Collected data
-- Opening Marker --
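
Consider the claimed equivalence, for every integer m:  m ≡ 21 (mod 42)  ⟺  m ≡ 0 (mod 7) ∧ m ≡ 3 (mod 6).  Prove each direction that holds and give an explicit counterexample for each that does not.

Both implications hold.

(⟹) Suppose m ≡ 21 (mod 42); write m = 42j + 21. Since 7 ∣ 42, reducing mod 7 gives m ≡ 21 ≡ 0 (mod 7); since 6 ∣ 42, reducing mod 6 gives m ≡ 21 ≡ 3 (mod 6).

(⟸) Conversely, if m ≡ 0 (mod 7) and m ≡ 3 (mod 6), then by the Chinese remainder theorem m ≡ 21 (mod 42). This is exactly m ≡ 21 (mod 42).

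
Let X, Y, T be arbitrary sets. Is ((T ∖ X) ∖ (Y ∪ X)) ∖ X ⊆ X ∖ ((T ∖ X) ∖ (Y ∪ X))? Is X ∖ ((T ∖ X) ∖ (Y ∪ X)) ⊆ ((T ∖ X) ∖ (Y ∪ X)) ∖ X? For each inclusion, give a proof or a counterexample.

Neither inclusion holds.

(⟹) This inclusion fails. Take X = ∅, Y = ∅, T = {1}; then 1 ∈ ((T ∖ X) ∖ (Y ∪ X)) ∖ X but 1 ∉ X ∖ ((T ∖ X) ∖ (Y ∪ X)).

(⟸) This inclusion fails. Take X = {1}, Y = ∅, T = ∅; then 1 ∈ X ∖ ((T ∖ X) ∖ (Y ∪ X)) but 1 ∉ ((T ∖ X) ∖ (Y ∪ X)) ∖ X.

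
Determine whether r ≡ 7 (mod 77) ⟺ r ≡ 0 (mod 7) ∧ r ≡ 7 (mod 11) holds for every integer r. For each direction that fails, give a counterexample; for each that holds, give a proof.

Both implications hold.

(⇒) Suppose r ≡ 7 (mod 77); write r = 77j + 7. Since 7 ∣ 77, reducing mod 7 gives r ≡ 7 ≡ 0 (mod 7); since 11 ∣ 77, reducing mod 11 gives r ≡ 7 (mod 11).

(⇐) Conversely, if r ≡ 0 (mod 7) and r ≡ 7 (mod 11), then by the Chinese remainder theorem r ≡ 7 (mod 77). This is exactly r ≡ 7 (mod 77).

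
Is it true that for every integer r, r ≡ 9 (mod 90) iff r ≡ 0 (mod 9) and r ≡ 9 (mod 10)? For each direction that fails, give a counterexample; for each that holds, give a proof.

(⟹) Suppose r ≡ 9 (mod 90); write r = 90j + 9. Since 9 ∣ 90, reducing mod 9 gives r ≡ 9 ≡ 0 (mod 9); since 10 ∣ 90, reducing mod 10 gives r ≡ 9 (mod 10).

(⟸) Conversely, if r ≡ 0 (mod 9) and r ≡ 9 (mod 10), then by the Chinese remainder theorem r ≡ 9 (mod 90). This is exactly r ≡ 9 (mod 90).

Both directions hold.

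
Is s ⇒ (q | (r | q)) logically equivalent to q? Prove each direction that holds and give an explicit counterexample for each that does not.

Not equivalent: only (⇐) holds.

[⇒] This fails. Under q = F, r = F, s = F, the left side is true but the right side is false.

[⇐] Assume the antecedent. If q is true, s ⇒ (q | (r | q)) reduces to true regardless of the other variables. If q is false, the antecedent cannot hold. Either way s ⇒ (q | (r | q)) holds.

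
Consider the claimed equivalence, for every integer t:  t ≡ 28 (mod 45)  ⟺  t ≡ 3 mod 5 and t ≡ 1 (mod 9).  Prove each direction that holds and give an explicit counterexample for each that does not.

(→) Suppose t ≡ 28 (mod 45); write t = 45j + 28. Since 5 ∣ 45, reducing mod 5 gives t ≡ 28 ≡ 3 (mod 5); since 9 ∣ 45, reducing mod 9 gives t ≡ 28 ≡ 1 (mod 9).

(←) Conversely, if t ≡ 3 (mod 5) and t ≡ 1 (mod 9), then by the Chinese remainder theorem t ≡ 28 (mod 45). This is exactly t ≡ 28 (mod 45).

Both directions hold; the statement is true.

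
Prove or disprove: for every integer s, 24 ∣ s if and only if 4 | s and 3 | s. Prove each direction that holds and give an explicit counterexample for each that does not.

(→) If 24 ∣ s, write s = 24q. Since 24 = 6·4, s = 4·(6q), so 4 ∣ s; and since 24 = 8·3, s = 3·(8q), so 3 ∣ s.

(←) This fails: take s = 12. Both 4 ∣ 12 and 3 ∣ 12, yet 12 is not a multiple of 24 (since 12 = 0·24 + 12), so 24 ∤ 12.

Not equivalent: only (⇒) holds.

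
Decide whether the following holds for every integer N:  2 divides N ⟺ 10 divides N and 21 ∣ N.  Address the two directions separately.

(→) This fails: take N = 2. Certainly 2 ∣ 2, but 10 ∤ 2.

(←) Suppose 10 ∣ N and 21 ∣ N. Any common multiple of 10 and 21 is a multiple of their lcm; here gcd(10, 21) = 1, so lcm(10, 21) = 10·21 = 210, so 210 ∣ N. Since 2 ∣ 210, it follows that 2 ∣ N.

The forward direction fails; the converse holds.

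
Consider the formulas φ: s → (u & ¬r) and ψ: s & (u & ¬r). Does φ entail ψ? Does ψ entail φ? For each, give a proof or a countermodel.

Only the converse holds.

[⇒] This fails. Under u = F, r = F, s = F, the left side is true but the right side is false.

[⇐] Assume the antecedent. If u is true, the antecedent forces (u = T, r = F, s = T), and s → (u & ¬r) holds there. If u is false, the antecedent cannot hold. Either way s → (u & ¬r) holds.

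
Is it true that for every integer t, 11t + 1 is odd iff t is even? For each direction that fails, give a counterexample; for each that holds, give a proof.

Forward direction. Suppose 11t + 1 is odd. Since 11 is odd, 11t and t have the same parity, so 11t + 1 ≡ t + 1 (mod 2). As 1 is odd, 11t + 1 is odd exactly when t is even. Thus t is even.

Converse. Suppose t is even; write t = 2j. Then 11t + 1 = 11·(2j) + 1 = 2·11j + 1, which is odd.

Equivalent; both directions hold.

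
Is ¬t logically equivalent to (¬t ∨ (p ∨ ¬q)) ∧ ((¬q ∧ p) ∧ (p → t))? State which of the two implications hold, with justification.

Neither implication holds.

Forward direction. This fails. Under p = F, t = F, q = F, the left side is true but the right side is false.

Converse. This fails. Under p = T, t = T, q = F, the left side is false but the right side is true.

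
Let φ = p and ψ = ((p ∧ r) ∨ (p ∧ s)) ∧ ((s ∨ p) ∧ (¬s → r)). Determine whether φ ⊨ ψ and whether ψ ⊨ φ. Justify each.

The forward direction fails; the converse holds.

(⇒) This fails. Under p = T, s = F, r = F, the left side is true but the right side is false.

(⇐) Assume the antecedent. If p is true, p reduces to true regardless of the other variables. If p is false, the antecedent cannot hold. Either way p holds.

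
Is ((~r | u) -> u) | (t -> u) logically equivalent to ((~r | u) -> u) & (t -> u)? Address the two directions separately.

The forward direction fails; the converse holds.

[⇒] This fails. Under t = F, u = F, r = F, the left side is true but the right side is false.

[⇐] Assume the antecedent. If t is true, the antecedent forces (t = T, u = T, r = F) or (t = T, u = T, r = T), and ((~r | u) -> u) | (t -> u) holds there. If t is false, ((~r | u) -> u) | (t -> u) reduces to true regardless of the other variables. Either way ((~r | u) -> u) | (t -> u) holds.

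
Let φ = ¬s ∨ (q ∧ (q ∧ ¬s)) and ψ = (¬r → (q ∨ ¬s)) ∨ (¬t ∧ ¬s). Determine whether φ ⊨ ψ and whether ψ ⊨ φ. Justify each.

(⟹) Assume the antecedent. If s is true, the antecedent cannot hold. If s is false, (¬r → (q ∨ ¬s)) ∨ (¬t ∧ ¬s) reduces to true regardless of the other variables. Either way (¬r → (q ∨ ¬s)) ∨ (¬t ∧ ¬s) holds.

(⟸) This fails. Under t = F, s = T, q = T, r = F, the left side is false but the right side is true.

(⇒) holds; (⇐) fails.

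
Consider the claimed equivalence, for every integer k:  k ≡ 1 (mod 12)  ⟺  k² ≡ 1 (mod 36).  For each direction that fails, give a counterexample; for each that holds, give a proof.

Forward direction. This fails: take k = 13. Then 13 ≡ 1 (mod 12), but 13² = 169 ≡ 25 (mod 36), not 1.

Converse. This fails: take k = 17. Then 17² = 289 ≡ 1 (mod 36), yet 17 ≡ 5 (mod 12), not 1.

Neither direction holds.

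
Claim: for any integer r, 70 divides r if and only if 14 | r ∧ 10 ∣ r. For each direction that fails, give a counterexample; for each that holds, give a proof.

Both implications hold.

(⟹) If 70 ∣ r, write r = 70q. Since 70 = 5·14, r = 14·(5q), so 14 ∣ r; and since 70 = 7·10, r = 10·(7q), so 10 ∣ r.

(⟸) Suppose 14 ∣ r and 10 ∣ r. Any common multiple of 14 and 10 is a multiple of their lcm; here lcm(14, 10) = 14·10/gcd(14, 10) = 140/2 = 70, so 70 ∣ r.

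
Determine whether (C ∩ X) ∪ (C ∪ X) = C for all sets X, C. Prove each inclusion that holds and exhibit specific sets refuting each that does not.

The sets are not equal: only the reverse inclusion holds.

Forward inclusion. This inclusion fails. Take X = {1}, C = ∅; then 1 ∈ (C ∩ X) ∪ (C ∪ X) but 1 ∉ C.

Reverse inclusion. Let x ∈ C. Then either x ∈ C and x ∉ X; or x ∈ X ∩ C. In each case x ∈ (C ∩ X) ∪ (C ∪ X), so C ⊆ (C ∩ X) ∪ (C ∪ X).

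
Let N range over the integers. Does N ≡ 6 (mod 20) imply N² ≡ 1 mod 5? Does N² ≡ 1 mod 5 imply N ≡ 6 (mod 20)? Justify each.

The forward direction holds; the converse fails.

[⇒] Suppose N ≡ 6 (mod 20). Then N² ≡ 6² = 36 (mod 20), and since 5 ∣ 20, also N² ≡ 1 (mod 5).

[⇐] This fails: take N = 1. Then 1² = 1 ≡ 1 (mod 5), yet 1 ≡ 1 (mod 20), not 6.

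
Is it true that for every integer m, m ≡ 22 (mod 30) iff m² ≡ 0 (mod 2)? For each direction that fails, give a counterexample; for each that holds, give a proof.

[⇒] Suppose m ≡ 22 (mod 30). Then m² ≡ 22² = 484 (mod 30), and since 2 ∣ 30, also m² ≡ 0 (mod 2).

[⇐] This fails: take m = 0. Then 0² = 0 ≡ 0 (mod 2), yet 0 ≡ 0 (mod 30), not 22.

Not equivalent: only (⇒) holds.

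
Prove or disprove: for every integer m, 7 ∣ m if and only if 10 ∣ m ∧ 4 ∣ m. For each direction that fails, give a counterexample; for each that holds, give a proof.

[⇒] This fails: take m = 7. Certainly 7 ∣ 7, but 10 ∤ 7.

[⇐] This fails: take m = 20. Both 10 ∣ 20 and 4 ∣ 20, yet 20 is not a multiple of 7 (since 20 = 2·7 + 6), so 7 ∤ 20.

Neither direction holds.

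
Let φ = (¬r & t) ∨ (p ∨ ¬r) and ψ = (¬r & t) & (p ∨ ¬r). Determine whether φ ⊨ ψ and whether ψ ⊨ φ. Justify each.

Only the converse holds.

Forward direction. This fails. Under r = F, p = F, t = F, the left side is true but the right side is false.

Converse. Assume the antecedent. If r is true, the antecedent cannot hold. If r is false, (¬r & t) ∨ (p ∨ ¬r) reduces to true regardless of the other variables. Either way (¬r & t) ∨ (p ∨ ¬r) holds.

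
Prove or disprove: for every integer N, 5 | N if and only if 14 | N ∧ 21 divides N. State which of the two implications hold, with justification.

Forward direction. This fails: take N = 5. Certainly 5 ∣ 5, but 14 ∤ 5.

Converse. This fails: take N = 42. Both 14 ∣ 42 and 21 ∣ 42, yet 42 is not a multiple of 5 (since 42 = 8·5 + 2), so 5 ∤ 42.

(⇒) fails and (⇐) fails.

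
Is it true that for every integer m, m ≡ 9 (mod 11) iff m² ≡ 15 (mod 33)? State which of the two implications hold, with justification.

Neither implication holds.

Forward direction. This fails: take m = 20. Then 20 ≡ 9 (mod 11), but 20² = 400 ≡ 4 (mod 33), not 15.

Converse. This fails: take m = 24. Then 24² = 576 ≡ 15 (mod 33), yet 24 ≡ 2 (mod 11), not 9.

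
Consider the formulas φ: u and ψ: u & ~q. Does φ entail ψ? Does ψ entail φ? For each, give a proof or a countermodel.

Forward direction. This fails. Under u = T, q = T, the left side is true but the right side is false.

Converse. Assume the antecedent. If u is true, u reduces to true regardless of the other variables. If u is false, the antecedent cannot hold. Either way u holds.

Not equivalent: only (⇐) holds.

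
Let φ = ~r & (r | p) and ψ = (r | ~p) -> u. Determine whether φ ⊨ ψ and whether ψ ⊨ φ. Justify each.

(⇒) holds; (⇐) fails.

[⇒] Assume the antecedent. If p is true, the antecedent forces (p = T, u = F, r = F) or (p = T, u = T, r = F), and (r | ~p) -> u holds there. If p is false, the antecedent cannot hold. Either way (r | ~p) -> u holds.

[⇐] This fails. Under p = F, u = T, r = F, the left side is false but the right side is true.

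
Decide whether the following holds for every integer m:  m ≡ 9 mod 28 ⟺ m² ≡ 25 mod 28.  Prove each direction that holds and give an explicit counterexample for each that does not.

(←) This fails: take m = 5. Then 5² = 25 ≡ 25 (mod 28), yet 5 ≡ 5 (mod 28), not 9.

(→) Suppose m ≡ 9 mod 28. Write m = 28j + 9. Then (28j + 9)² = 784j² + 504j + 81 = 28(28j² + 18j + 2) + 25, so m² ≡ 25 (mod 28).

Not equivalent: only (⇒) holds.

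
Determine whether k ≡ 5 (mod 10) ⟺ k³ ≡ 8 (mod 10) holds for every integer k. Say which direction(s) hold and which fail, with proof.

Forward direction. This fails: take k = 5. Then 5 ≡ 5 (mod 10), but 5³ = 125 ≡ 5 (mod 10), not 8.

Converse. This fails: take k = 2. Then 2³ = 8 ≡ 8 (mod 10), yet 2 ≡ 2 (mod 10), not 5.

Neither direction holds.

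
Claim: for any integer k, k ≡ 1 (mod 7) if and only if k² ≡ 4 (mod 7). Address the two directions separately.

Both directions fail.

[⇒] This fails: take k = 1. Then 1 ≡ 1 (mod 7), but 1² = 1 ≡ 1 (mod 7), not 4.

[⇐] This fails: take k = 2. Then 2² = 4 ≡ 4 (mod 7), yet 2 ≡ 2 (mod 7), not 1.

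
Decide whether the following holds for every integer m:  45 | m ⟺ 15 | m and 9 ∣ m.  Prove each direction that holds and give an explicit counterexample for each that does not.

The biconditional holds.

(→) If 45 ∣ m, write m = 45q. Since 45 = 3·15, m = 15·(3q), so 15 ∣ m; and since 45 = 5·9, m = 9·(5q), so 9 ∣ m.

(←) Suppose 15 ∣ m and 9 ∣ m. Any common multiple of 15 and 9 is a multiple of their lcm; here lcm(15, 9) = 15·9/gcd(15, 9) = 135/3 = 45, so 45 ∣ m.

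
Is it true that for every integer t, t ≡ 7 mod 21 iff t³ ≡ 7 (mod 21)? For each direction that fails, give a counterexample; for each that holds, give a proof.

Both implications hold.

(⇒) Suppose t ≡ 7 mod 21. Write t = 21j + 7. Then (21j + 7)³ = 9261j³ + 9261j² + 3087j + 343 = 21(441j³ + 441j² + 147j + 16) + 7, so t³ ≡ 7 (mod 21).

(⇐) Conversely, suppose t³ ≡ 7 (mod 21). The only residue r in {0, …, 20} with r³ ≡ 7 (mod 21) is r = 7, so t ≡ 7 (mod 21).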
-- Closing Marker --
All lines from the one that contains "Is it true that for every integer t, t" to the last line above must be given again exactly, with both included and nothing added.

SOLUTION TO THIS PROBLEM:
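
Is it true that for every integer t, t ≡ 7 mod 21 iff t³ ≡ 7 (mod 21)? For each direction that fails, give a counterexample; for each that holds, give a proof.

Both implications hold.

(⇒) Suppose t ≡ 7 mod 21. Write t = 21j + 7. Then (21j + 7)³ = 9261j³ + 9261j² + 3087j + 343 = 21(441j³ + 441j² + 147j + 16) + 7, so t³ ≡ 7 (mod 21).

(⇐) Conversely, suppose t³ ≡ 7 (mod 21). The only residue r in {0, …, 20} with r³ ≡ 7 (mod 21) is r = 7, so t ≡ 7 (mod 21).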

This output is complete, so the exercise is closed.